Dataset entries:
★ ★ ★ ★ ★ ★ ★
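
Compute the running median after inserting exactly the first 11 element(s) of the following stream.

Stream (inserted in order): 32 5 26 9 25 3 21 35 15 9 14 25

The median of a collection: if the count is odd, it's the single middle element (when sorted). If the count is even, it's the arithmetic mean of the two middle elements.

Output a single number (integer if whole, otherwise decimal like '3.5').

Step 1: insert 32 -> lo=[32] (size 1, max 32) hi=[] (size 0) -> median=32
Step 2: insert 5 -> lo=[5] (size 1, max 5) hi=[32] (size 1, min 32) -> median=18.5
Step 3: insert 26 -> lo=[5, 26] (size 2, max 26) hi=[32] (size 1, min 32) -> median=26
Step 4: insert 9 -> lo=[5, 9] (size 2, max 9) hi=[26, 32] (size 2, min 26) -> median=17.5
Step 5: insert 25 -> lo=[5, 9, 25] (size 3, max 25) hi=[26, 32] (size 2, min 26) -> median=25
Step 6: insert 3 -> lo=[3, 5, 9] (size 3, max 9) hi=[25, 26, 32] (size 3, min 25) -> median=17
Step 7: insert 21 -> lo=[3, 5, 9, 21] (size 4, max 21) hi=[25, 26, 32] (size 3, min 25) -> median=21
Step 8: insert 35 -> lo=[3, 5, 9, 21] (size 4, max 21) hi=[25, 26, 32, 35] (size 4, min 25) -> median=23
Step 9: insert 15 -> lo=[3, 5, 9, 15, 21] (size 5, max 21) hi=[25, 26, 32, 35] (size 4, min 25) -> median=21
Step 10: insert 9 -> lo=[3, 5, 9, 9, 15] (size 5, max 15) hi=[21, 25, 26, 32, 35] (size 5, min 21) -> median=18
Step 11: insert 14 -> lo=[3, 5, 9, 9, 14, 15] (size 6, max 15) hi=[21, 25, 26, 32, 35] (size 5, min 21) -> median=15

Answer: 15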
★ ★ ★ ★ ★ ★ ★
• **WORK REQUEST**: Your answer must be the line with "The median of" and all lines after it through the final line of the entries, copied exactly and with nothing added.

• **ANSWER SECTION**:
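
The median of a collection: if the count is odd, it's the single middle element (when sorted). If the count is even, it's the arithmetic mean of the two middle elements.

Output a single number (integer if whole, otherwise decimal like '3.5').

Step 1: insert 32 -> lo=[32] (size 1, max 32) hi=[] (size 0) -> median=32
Step 2: insert 5 -> lo=[5] (size 1, max 5) hi=[32] (size 1, min 32) -> median=18.5
Step 3: insert 26 -> lo=[5, 26] (size 2, max 26) hi=[32] (size 1, min 32) -> median=26
Step 4: insert 9 -> lo=[5, 9] (size 2, max 9) hi=[26, 32] (size 2, min 26) -> median=17.5
Step 5: insert 25 -> lo=[5, 9, 25] (size 3, max 25) hi=[26, 32] (size 2, min 26) -> median=25
Step 6: insert 3 -> lo=[3, 5, 9] (size 3, max 9) hi=[25, 26, 32] (size 3, min 25) -> median=17
Step 7: insert 21 -> lo=[3, 5, 9, 21] (size 4, max 21) hi=[25, 26, 32] (size 3, min 25) -> median=21
Step 8: insert 35 -> lo=[3, 5, 9, 21] (size 4, max 21) hi=[25, 26, 32, 35] (size 4, min 25) -> median=23
Step 9: insert 15 -> lo=[3, 5, 9, 15, 21] (size 5, max 21) hi=[25, 26, 32, 35] (size 4, min 25) -> median=21
Step 10: insert 9 -> lo=[3, 5, 9, 9, 15] (size 5, max 15) hi=[21, 25, 26, 32, 35] (size 5, min 21) -> median=18
Step 11: insert 14 -> lo=[3, 5, 9, 9, 14, 15] (size 6, max 15) hi=[21, 25, 26, 32, 35] (size 5, min 21) -> median=15

Answer: 15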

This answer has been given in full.